══ MATERIAL PROVIDED ══

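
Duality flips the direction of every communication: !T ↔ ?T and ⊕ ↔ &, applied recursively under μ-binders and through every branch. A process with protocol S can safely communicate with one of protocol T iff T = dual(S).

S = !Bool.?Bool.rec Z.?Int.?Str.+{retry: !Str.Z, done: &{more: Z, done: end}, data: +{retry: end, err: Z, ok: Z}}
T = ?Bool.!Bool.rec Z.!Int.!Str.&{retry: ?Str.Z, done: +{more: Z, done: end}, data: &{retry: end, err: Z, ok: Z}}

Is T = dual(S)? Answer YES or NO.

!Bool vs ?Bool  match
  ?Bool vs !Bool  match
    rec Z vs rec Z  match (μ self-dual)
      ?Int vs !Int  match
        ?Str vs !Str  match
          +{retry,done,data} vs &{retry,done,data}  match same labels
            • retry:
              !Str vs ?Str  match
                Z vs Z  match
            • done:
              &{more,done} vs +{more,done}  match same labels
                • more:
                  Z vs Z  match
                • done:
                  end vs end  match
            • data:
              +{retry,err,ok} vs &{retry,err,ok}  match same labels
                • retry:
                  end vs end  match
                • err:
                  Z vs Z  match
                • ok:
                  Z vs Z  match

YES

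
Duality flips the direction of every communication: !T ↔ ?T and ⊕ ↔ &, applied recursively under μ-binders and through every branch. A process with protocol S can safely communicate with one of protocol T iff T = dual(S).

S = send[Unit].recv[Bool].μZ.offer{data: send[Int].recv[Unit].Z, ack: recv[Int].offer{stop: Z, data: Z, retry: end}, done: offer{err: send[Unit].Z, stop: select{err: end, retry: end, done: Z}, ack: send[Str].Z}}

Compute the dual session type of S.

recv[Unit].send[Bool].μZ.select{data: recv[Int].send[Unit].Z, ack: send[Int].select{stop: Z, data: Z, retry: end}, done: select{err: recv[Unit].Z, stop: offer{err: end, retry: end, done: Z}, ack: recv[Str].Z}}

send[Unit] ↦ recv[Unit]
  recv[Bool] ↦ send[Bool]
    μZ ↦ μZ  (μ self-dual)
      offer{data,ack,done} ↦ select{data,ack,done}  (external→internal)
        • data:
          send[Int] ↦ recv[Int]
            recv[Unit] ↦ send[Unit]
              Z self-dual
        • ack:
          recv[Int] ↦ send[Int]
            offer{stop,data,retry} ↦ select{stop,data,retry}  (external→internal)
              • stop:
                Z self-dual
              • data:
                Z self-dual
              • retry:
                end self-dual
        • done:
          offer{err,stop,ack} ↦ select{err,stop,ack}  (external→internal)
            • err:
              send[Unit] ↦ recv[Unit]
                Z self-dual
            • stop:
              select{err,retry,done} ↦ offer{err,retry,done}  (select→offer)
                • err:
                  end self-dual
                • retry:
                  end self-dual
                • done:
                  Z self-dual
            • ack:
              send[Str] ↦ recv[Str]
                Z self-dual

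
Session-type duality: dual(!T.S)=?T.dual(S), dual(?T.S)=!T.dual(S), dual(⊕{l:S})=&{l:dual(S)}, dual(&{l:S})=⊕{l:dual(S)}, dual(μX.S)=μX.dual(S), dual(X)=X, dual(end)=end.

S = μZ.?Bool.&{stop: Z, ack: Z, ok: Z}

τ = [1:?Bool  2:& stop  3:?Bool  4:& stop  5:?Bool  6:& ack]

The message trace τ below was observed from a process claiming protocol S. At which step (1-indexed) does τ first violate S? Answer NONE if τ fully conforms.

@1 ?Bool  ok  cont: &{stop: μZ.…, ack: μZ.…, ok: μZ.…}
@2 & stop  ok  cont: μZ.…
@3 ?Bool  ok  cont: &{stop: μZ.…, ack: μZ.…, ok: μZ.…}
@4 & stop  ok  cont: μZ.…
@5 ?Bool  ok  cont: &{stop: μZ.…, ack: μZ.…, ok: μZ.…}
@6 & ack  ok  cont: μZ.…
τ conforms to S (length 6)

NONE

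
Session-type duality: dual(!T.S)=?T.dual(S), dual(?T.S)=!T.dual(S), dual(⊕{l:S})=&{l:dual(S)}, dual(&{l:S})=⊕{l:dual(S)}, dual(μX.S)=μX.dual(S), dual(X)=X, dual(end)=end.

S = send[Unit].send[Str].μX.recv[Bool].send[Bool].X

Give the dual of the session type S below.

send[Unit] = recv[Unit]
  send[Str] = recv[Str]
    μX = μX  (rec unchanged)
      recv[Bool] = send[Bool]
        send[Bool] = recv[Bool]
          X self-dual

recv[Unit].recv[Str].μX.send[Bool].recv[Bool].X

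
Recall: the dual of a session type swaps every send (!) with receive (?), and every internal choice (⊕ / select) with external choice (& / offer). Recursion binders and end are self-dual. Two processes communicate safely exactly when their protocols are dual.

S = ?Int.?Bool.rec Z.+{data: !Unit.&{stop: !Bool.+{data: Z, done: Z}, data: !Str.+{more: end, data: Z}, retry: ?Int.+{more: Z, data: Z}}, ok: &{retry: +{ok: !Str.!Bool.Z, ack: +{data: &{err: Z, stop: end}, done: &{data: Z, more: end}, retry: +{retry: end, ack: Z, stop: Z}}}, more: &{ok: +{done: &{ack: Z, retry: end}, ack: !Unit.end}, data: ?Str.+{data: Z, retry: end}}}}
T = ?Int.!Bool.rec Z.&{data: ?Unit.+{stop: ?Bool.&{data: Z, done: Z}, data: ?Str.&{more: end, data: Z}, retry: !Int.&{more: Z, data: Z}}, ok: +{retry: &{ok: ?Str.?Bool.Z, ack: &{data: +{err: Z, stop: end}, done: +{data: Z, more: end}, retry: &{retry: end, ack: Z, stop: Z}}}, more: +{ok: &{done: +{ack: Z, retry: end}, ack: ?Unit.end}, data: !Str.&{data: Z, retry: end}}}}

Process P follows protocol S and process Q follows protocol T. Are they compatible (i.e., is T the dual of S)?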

═══

→ **TASK**
An exact reproduction of all the records is required.

→ **OUTPUT BELOW**
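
Duality flips the direction of every communication: !T ↔ ?T and ⊕ ↔ &, applied recursively under μ-binders and through every branch. A process with protocol S can safely communicate with one of protocol T iff T = dual(S).

S = !Bool.?Bool.rec Z.?Int.?Str.+{retry: !Str.Z, done: &{more: Z, done: end}, data: +{retry: end, err: Z, ok: Z}}
T = ?Bool.!Bool.rec Z.!Int.!Str.&{retry: ?Str.Z, done: +{more: Z, done: end}, data: &{retry: end, err: Z, ok: Z}}

Is T = dual(S)? Answer YES or NO.

!Bool vs ?Bool  match
  ?Bool vs !Bool  match
    rec Z vs rec Z  match (μ self-dual)
      ?Int vs !Int  match
        ?Str vs !Str  match
          +{retry,done,data} vs &{retry,done,data}  match same labels
            • retry:
              !Str vs ?Str  match
                Z vs Z  match
            • done:
              &{more,done} vs +{more,done}  match same labels
                • more:
                  Z vs Z  match
                • done:
                  end vs end  match
            • data:
              +{retry,err,ok} vs &{retry,err,ok}  match same labels
                • retry:
                  end vs end  match
                • err:
                  Z vs Z  match
                • ok:
                  Z vs Z  match

YES

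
Duality flips the direction of every communication: !T ↔ ?T and ⊕ ↔ &, applied recursively under μ-binders and through every branch. A process with protocol S can safely communicate with one of protocol T iff T = dual(S).

S = send[Unit].recv[Bool].μZ.offer{data: send[Int].recv[Unit].Z, ack: recv[Int].offer{stop: Z, data: Z, retry: end}, done: offer{err: send[Unit].Z, stop: select{err: end, retry: end, done: Z}, ack: send[Str].Z}}

Compute the dual session type of S.

recv[Unit].send[Bool].μZ.select{data: recv[Int].send[Unit].Z, ack: send[Int].select{stop: Z, data: Z, retry: end}, done: select{err: recv[Unit].Z, stop: offer{err: end, retry: end, done: Z}, ack: recv[Str].Z}}

send[Unit] ↦ recv[Unit]
  recv[Bool] ↦ send[Bool]
    μZ ↦ μZ  (μ self-dual)
      offer{data,ack,done} ↦ select{data,ack,done}  (external→internal)
        • data:
          send[Int] ↦ recv[Int]
            recv[Unit] ↦ send[Unit]
              Z self-dual
        • ack:
          recv[Int] ↦ send[Int]
            offer{stop,data,retry} ↦ select{stop,data,retry}  (external→internal)
              • stop:
                Z self-dual
              • data:
                Z self-dual
              • retry:
                end self-dual
        • done:
          offer{err,stop,ack} ↦ select{err,stop,ack}  (external→internal)
            • err:
              send[Unit] ↦ recv[Unit]
                Z self-dual
            • stop:
              select{err,retry,done} ↦ offer{err,retry,done}  (select→offer)
                • err:
                  end self-dual
                • retry:
                  end self-dual
                • done:
                  Z self-dual
            • ack:
              send[Str] ↦ recv[Str]
                Z self-dual

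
Session-type duality: dual(!T.S)=?T.dual(S), dual(?T.S)=!T.dual(S), dual(⊕{l:S})=&{l:dual(S)}, dual(&{l:S})=⊕{l:dual(S)}, dual(μX.S)=μX.dual(S), dual(X)=X, dual(end)=end.

S = μZ.?Bool.&{stop: Z, ack: Z, ok: Z}

τ = [1:?Bool  2:& stop  3:?Bool  4:& stop  5:?Bool  6:& ack]

The message trace τ below was observed from a process claiming protocol S. At which step (1-indexed) does τ first violate S? Answer NONE if τ fully conforms.

@1 ?Bool  ok  cont: &{stop: μZ.…, ack: μZ.…, ok: μZ.…}
@2 & stop  ok  cont: μZ.…
@3 ?Bool  ok  cont: &{stop: μZ.…, ack: μZ.…, ok: μZ.…}
@4 & stop  ok  cont: μZ.…
@5 ?Bool  ok  cont: &{stop: μZ.…, ack: μZ.…, ok: μZ.…}
@6 & ack  ok  cont: μZ.…
τ conforms to S (length 6)

NONE

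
Session-type duality: dual(!T.S)=?T.dual(S), dual(?T.S)=!T.dual(S), dual(⊕{l:S})=&{l:dual(S)}, dual(&{l:S})=⊕{l:dual(S)}, dual(μX.S)=μX.dual(S), dual(X)=X, dual(end)=end.

S = send[Unit].send[Str].μX.recv[Bool].send[Bool].X

Give the dual of the session type S below.

send[Unit] = recv[Unit]
  send[Str] = recv[Str]
    μX = μX  (rec unchanged)
      recv[Bool] = send[Bool]
        send[Bool] = recv[Bool]
          X self-dual

recv[Unit].recv[Str].μX.send[Bool].recv[Bool].X

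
Recall: the dual of a session type swaps every send (!) with receive (?), and every internal choice (⊕ / select) with external choice (& / offer). Recursion binders and end are self-dual. Two processes communicate safely exactly when their protocols are dual.

S = ?Int.?Bool.rec Z.+{data: !Unit.&{stop: !Bool.+{data: Z, done: Z}, data: !Str.+{more: end, data: Z}, retry: ?Int.+{more: Z, data: Z}}, ok: &{retry: +{ok: !Str.!Bool.Z, ack: +{data: &{err: Z, stop: end}, done: &{data: Z, more: end}, retry: +{retry: end, ack: Z, stop: Z}}}, more: &{ok: +{done: &{ack: Z, retry: end}, ack: !Unit.end}, data: ?Str.+{data: Z, retry: end}}}}
T = ?Int.!Bool.rec Z.&{data: ?Unit.+{stop: ?Bool.&{data: Z, done: Z}, data: ?Str.&{more: end, data: Z}, retry: !Int.&{more: Z, data: Z}}, ok: +{retry: &{ok: ?Str.?Bool.Z, ack: &{data: +{err: Z, stop: end}, done: +{data: Z, more: end}, retry: &{retry: end, ack: Z, stop: Z}}}, more: +{ok: &{done: +{ack: Z, retry: end}, ack: ?Unit.end}, data: !Str.&{data: Z, retry: end}}}}

Process P follows protocol S and process Q follows protocol T. Are they compatible (i.e., is T the dual of S)?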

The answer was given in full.